SUPPLIED RECORDS:
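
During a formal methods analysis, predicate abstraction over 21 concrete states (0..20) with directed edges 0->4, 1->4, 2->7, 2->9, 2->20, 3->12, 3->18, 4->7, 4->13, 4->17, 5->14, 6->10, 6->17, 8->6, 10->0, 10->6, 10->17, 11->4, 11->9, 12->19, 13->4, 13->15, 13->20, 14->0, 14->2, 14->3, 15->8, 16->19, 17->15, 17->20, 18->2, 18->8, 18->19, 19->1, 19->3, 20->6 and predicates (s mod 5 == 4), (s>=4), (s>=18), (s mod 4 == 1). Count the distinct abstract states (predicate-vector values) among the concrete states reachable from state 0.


BFS from 0:
Concrete reachable: {0, 4, 6, 7, 8, 10, 13, 15, 17, 20}
Abstract via predicates (s mod 5 == 4), (s>=4), (s>=18), (s mod 4 == 1):
  (0,0,0,0) <- {0}
  (0,1,0,0) <- {6, 7, 8, 10, 15}
  (0,1,0,1) <- {13, 17}
  (0,1,1,0) <- {20}
  (1,1,0,0) <- {4}
Distinct abstract states = 5

5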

PROBLEM DESCRIPTION: Would you write out all of the data again, unchanged?

RESPONSE BELOW:
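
During a formal methods analysis, predicate abstraction over 21 concrete states (0..20) with directed edges 0->4, 1->4, 2->7, 2->9, 2->20, 3->12, 3->18, 4->7, 4->13, 4->17, 5->14, 6->10, 6->17, 8->6, 10->0, 10->6, 10->17, 11->4, 11->9, 12->19, 13->4, 13->15, 13->20, 14->0, 14->2, 14->3, 15->8, 16->19, 17->15, 17->20, 18->2, 18->8, 18->19, 19->1, 19->3, 20->6 and predicates (s mod 5 == 4), (s>=4), (s>=18), (s mod 4 == 1). Count the distinct abstract states (predicate-vector values) among the concrete states reachable from state 0.


BFS from 0:
Concrete reachable: {0, 4, 6, 7, 8, 10, 13, 15, 17, 20}
Abstract via predicates (s mod 5 == 4), (s>=4), (s>=18), (s mod 4 == 1):
  (0,0,0,0) <- {0}
  (0,1,0,0) <- {6, 7, 8, 10, 15}
  (0,1,0,1) <- {13, 17}
  (0,1,1,0) <- {20}
  (1,1,0,0) <- {4}
Distinct abstract states = 5

5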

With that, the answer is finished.